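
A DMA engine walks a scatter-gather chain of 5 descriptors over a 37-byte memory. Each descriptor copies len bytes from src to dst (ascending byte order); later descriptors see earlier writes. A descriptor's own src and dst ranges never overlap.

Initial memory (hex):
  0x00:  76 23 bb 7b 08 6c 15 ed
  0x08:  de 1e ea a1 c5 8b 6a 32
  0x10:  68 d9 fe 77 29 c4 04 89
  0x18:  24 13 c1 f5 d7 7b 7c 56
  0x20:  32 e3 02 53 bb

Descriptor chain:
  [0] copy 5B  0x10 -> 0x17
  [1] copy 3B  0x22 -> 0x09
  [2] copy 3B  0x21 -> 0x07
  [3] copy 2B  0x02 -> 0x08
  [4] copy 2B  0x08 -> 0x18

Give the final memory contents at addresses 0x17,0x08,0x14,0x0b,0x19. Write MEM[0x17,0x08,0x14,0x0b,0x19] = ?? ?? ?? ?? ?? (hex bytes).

  after D0: wrote 5B at 0x17 = 68d9fe7729
  after D1: wrote 3B at 0x09 = 0253bb
  after D2: wrote 3B at 0x07 = e30253
  after D3: wrote 2B at 0x08 = bb7b
  after D4: wrote 2B at 0x18 = bb7b
query mem[0x17]=0x68, mem[0x08]=0xbb, mem[0x14]=0x29, mem[0x0b]=0xbb, mem[0x19]=0x7b

MEM[0x17,0x08,0x14,0x0b,0x19] = 68 bb 29 bb 7b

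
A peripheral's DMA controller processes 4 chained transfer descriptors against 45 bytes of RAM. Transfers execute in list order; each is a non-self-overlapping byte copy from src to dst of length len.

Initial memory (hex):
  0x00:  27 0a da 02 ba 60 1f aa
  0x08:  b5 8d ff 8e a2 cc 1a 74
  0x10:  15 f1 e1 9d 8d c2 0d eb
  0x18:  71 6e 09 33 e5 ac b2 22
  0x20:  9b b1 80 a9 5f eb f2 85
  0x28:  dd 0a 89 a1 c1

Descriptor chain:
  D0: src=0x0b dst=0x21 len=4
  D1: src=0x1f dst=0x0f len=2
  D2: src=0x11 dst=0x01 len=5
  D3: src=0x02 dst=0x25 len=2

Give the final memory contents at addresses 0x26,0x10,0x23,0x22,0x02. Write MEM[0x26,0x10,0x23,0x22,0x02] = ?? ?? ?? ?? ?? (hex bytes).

#0 dst[0x21+4] := {0x8e,0xa2,0xcc,0x1a}
#1 dst[0x0f+2] := {0x22,0x9b}
#2 dst[0x01+5] := {0xf1,0xe1,0x9d,0x8d,0xc2}
#3 dst[0x25+2] := {0xe1,0x9d}
query mem[0x26]=0x9d, mem[0x10]=0x9b, mem[0x23]=0xcc, mem[0x22]=0xa2, mem[0x02]=0xe1

MEM[0x26,0x10,0x23,0x22,0x02] = 9d 9b cc a2 e1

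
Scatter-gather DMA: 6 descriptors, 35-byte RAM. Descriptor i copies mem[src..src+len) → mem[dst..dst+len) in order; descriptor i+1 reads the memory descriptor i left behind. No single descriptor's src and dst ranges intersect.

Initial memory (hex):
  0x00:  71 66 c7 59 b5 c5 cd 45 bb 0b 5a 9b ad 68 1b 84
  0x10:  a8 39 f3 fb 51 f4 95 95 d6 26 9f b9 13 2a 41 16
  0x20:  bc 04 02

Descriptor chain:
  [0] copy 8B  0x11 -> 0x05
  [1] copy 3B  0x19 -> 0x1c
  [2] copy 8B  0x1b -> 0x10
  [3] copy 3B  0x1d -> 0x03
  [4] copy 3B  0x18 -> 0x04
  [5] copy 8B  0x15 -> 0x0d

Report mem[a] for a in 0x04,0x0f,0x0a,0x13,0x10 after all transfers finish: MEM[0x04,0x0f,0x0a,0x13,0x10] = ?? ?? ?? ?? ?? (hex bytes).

[0] 0x11->0x05 len=8 : 39 f3 fb 51 f4 95 95 d6
[1] 0x19->0x1c len=3 : 26 9f b9
[2] 0x1b->0x10 len=8 : b9 26 9f b9 16 bc 04 02
[3] 0x1d->0x03 len=3 : 9f b9 16
[4] 0x18->0x04 len=3 : d6 26 9f
[5] 0x15->0x0d len=8 : bc 04 02 d6 26 9f b9 26
query mem[0x04]=0xd6, mem[0x0f]=0x02, mem[0x0a]=0x95, mem[0x13]=0xb9, mem[0x10]=0xd6

MEM[0x04,0x0f,0x0a,0x13,0x10] = d6 02 95 b9 d6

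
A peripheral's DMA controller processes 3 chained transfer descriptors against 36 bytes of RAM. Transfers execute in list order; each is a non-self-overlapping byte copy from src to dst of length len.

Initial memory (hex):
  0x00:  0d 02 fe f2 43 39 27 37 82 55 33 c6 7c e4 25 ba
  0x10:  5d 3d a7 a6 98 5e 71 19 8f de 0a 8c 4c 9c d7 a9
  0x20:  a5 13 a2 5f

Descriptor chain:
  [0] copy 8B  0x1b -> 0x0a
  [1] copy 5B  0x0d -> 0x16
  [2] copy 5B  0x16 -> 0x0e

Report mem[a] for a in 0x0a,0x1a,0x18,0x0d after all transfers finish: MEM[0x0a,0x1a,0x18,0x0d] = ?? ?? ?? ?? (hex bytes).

D0: mem[0x0a..0x11] <- [8c 4c 9c d7 a9 a5 13 a2]
D1: mem[0x16..0x1a] <- [d7 a9 a5 13 a2]
D2: mem[0x0e..0x12] <- [d7 a9 a5 13 a2]
query mem[0x0a]=0x8c, mem[0x1a]=0xa2, mem[0x18]=0xa5, mem[0x0d]=0xd7

MEM[0x0a,0x1a,0x18,0x0d] = 8c a2 a5 d7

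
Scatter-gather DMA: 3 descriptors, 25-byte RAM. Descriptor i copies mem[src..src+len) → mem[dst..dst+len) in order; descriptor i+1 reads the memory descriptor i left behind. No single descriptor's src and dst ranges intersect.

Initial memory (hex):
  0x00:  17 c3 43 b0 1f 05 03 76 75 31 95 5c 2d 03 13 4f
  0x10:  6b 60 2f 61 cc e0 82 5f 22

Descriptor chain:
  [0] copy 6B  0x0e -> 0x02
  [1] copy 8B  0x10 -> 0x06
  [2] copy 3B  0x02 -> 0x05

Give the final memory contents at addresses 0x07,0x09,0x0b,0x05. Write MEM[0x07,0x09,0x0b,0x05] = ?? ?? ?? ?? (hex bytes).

MEM[0x07,0x09,0x0b,0x05] = 6b 61 e0 13

  after D0: wrote 6B at 0x02 = 134f6b602f61
  after D1: wrote 8B at 0x06 = 6b602f61cce0825f
  after D2: wrote 3B at 0x05 = 134f6b
query mem[0x07]=0x6b, mem[0x09]=0x61, mem[0x0b]=0xe0, mem[0x05]=0x13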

§

» REQUIREMENT
In the entries above, count each line containing the word "against" and reply with only the count.

» SOLVED PROBLEM
2